◆ **Required work**:
Would you retype every record below exactly as written?

◆ **Supplied data**:
|---|
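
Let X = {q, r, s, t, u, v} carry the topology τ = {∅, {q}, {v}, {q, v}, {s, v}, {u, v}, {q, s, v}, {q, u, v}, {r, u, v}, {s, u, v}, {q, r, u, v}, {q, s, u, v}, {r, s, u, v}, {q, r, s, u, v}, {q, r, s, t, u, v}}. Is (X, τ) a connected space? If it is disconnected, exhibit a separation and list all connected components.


(X, τ) is connected.

Find clopen sets (U ∈ τ with X ∖ U ∈ τ):
  U = ∅, X ∖ U = {q, r, s, t, u, v} — both open, so U is clopen.
  U = {q, r, s, t, u, v}, X ∖ U = ∅ — both open, so U is clopen.
Only trivial clopens (∅ and X) exist, so (X, τ) is connected.
Compute connected components by grouping points that agree on all clopens:
  component: {q, r, s, t, u, v}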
|---|
◆ **Output**:
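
Let X = {q, r, s, t, u, v} carry the topology τ = {∅, {q}, {v}, {q, v}, {s, v}, {u, v}, {q, s, v}, {q, u, v}, {r, u, v}, {s, u, v}, {q, r, u, v}, {q, s, u, v}, {r, s, u, v}, {q, r, s, u, v}, {q, r, s, t, u, v}}. Is (X, τ) a connected space? If it is disconnected, exhibit a separation and list all connected components.


(X, τ) is connected.

Find clopen sets (U ∈ τ with X ∖ U ∈ τ):
  U = ∅, X ∖ U = {q, r, s, t, u, v} — both open, so U is clopen.
  U = {q, r, s, t, u, v}, X ∖ U = ∅ — both open, so U is clopen.
Only trivial clopens (∅ and X) exist, so (X, τ) is connected.
Compute connected components by grouping points that agree on all clopens:
  component: {q, r, s, t, u, v}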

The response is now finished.